─── The input ───

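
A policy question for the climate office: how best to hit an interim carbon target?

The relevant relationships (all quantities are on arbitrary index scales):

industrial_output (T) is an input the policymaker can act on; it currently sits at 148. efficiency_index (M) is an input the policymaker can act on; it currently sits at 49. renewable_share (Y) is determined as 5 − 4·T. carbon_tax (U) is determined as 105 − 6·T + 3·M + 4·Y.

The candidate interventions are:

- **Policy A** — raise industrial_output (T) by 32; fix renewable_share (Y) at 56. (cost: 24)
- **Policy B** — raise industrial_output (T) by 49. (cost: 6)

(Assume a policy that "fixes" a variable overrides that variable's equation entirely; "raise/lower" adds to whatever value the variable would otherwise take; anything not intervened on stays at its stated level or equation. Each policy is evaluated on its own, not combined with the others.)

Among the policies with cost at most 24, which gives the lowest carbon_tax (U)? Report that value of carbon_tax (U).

Policy A (T + 32, Y := 56):
  T = 148 + 32 = 180
  M = 49
  Y = 56
  U = 105 − 6·180 + 3·49 + 4·56 = -604
Policy B (T + 49):
  T = 148 + 49 = 197
  M = 49
  Y = 5 − 4·197 = -783
  U = 105 − 6·197 + 3·49 + 4·(-783) = -4062
Comparing — Policy A: U=-604, Policy B: U=-4062. Lowest is -4062 (Policy B).

-4062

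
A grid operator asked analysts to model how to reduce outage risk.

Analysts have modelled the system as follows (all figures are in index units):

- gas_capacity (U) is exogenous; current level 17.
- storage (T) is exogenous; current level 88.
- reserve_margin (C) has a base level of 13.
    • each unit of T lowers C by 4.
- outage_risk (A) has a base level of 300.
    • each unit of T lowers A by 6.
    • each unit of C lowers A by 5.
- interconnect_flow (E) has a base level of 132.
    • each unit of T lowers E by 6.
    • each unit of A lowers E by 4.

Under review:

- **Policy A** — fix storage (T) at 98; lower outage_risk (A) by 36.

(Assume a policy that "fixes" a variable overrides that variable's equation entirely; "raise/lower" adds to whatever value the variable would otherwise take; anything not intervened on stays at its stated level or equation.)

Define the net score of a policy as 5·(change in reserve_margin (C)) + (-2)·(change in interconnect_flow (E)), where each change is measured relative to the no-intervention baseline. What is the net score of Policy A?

752

Baseline:
  T = 88
  C = 13 − 4·88 = -339
  A = 300 − 6·88 − 5·(-339) = 1467
  E = 132 − 6·88 − 4·1467 = -6264
Policy A (T := 98, A − 36):
  T = 98
  C = 13 − 4·98 = -379
  A = 300 − 6·98 − 5·(-379) (−36 from intervention) = 1571
  E = 132 − 6·98 − 4·1571 = -6740
ΔC = -379 − (-339) = -40; ΔE = -6740 − (-6264) = -476
Score = 5·(-40) + (-2)·(-476) = 752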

───

An exact transcription of all the records is required.

> **Response area**
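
A policy question for the climate office: how best to hit an interim carbon target?

The relevant relationships (all quantities are on arbitrary index scales):

industrial_output (T) is an input the policymaker can act on; it currently sits at 148. efficiency_index (M) is an input the policymaker can act on; it currently sits at 49. renewable_share (Y) is determined as 5 − 4·T. carbon_tax (U) is determined as 105 − 6·T + 3·M + 4·Y.

The candidate interventions are:

- **Policy A** — raise industrial_output (T) by 32; fix renewable_share (Y) at 56. (cost: 24)
- **Policy B** — raise industrial_output (T) by 49. (cost: 6)

(Assume a policy that "fixes" a variable overrides that variable's equation entirely; "raise/lower" adds to whatever value the variable would otherwise take; anything not intervened on stays at its stated level or equation. Each policy is evaluated on its own, not combined with the others.)

Among the policies with cost at most 24, which gives the lowest carbon_tax (U)? Report that value of carbon_tax (U).

Policy A (T + 32, Y := 56):
  T = 148 + 32 = 180
  M = 49
  Y = 56
  U = 105 − 6·180 + 3·49 + 4·56 = -604
Policy B (T + 49):
  T = 148 + 49 = 197
  M = 49
  Y = 5 − 4·197 = -783
  U = 105 − 6·197 + 3·49 + 4·(-783) = -4062
Comparing — Policy A: U=-604, Policy B: U=-4062. Lowest is -4062 (Policy B).

-4062

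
A grid operator asked analysts to model how to reduce outage risk.

Analysts have modelled the system as follows (all figures are in index units):

- gas_capacity (U) is exogenous; current level 17.
- storage (T) is exogenous; current level 88.
- reserve_margin (C) has a base level of 13.
    • each unit of T lowers C by 4.
- outage_risk (A) has a base level of 300.
    • each unit of T lowers A by 6.
    • each unit of C lowers A by 5.
- interconnect_flow (E) has a base level of 132.
    • each unit of T lowers E by 6.
    • each unit of A lowers E by 4.

Under review:

- **Policy A** — fix storage (T) at 98; lower outage_risk (A) by 36.

(Assume a policy that "fixes" a variable overrides that variable's equation entirely; "raise/lower" adds to whatever value the variable would otherwise take; anything not intervened on stays at its stated level or equation.)

Define the net score of a policy as 5·(change in reserve_margin (C)) + (-2)·(change in interconnect_flow (E)), where each change is measured relative to the no-intervention baseline. What is the net score of Policy A?

752

Baseline:
  T = 88
  C = 13 − 4·88 = -339
  A = 300 − 6·88 − 5·(-339) = 1467
  E = 132 − 6·88 − 4·1467 = -6264
Policy A (T := 98, A − 36):
  T = 98
  C = 13 − 4·98 = -379
  A = 300 − 6·98 − 5·(-379) (−36 from intervention) = 1571
  E = 132 − 6·98 − 4·1571 = -6740
ΔC = -379 − (-339) = -40; ΔE = -6740 − (-6264) = -476
Score = 5·(-40) + (-2)·(-476) = 752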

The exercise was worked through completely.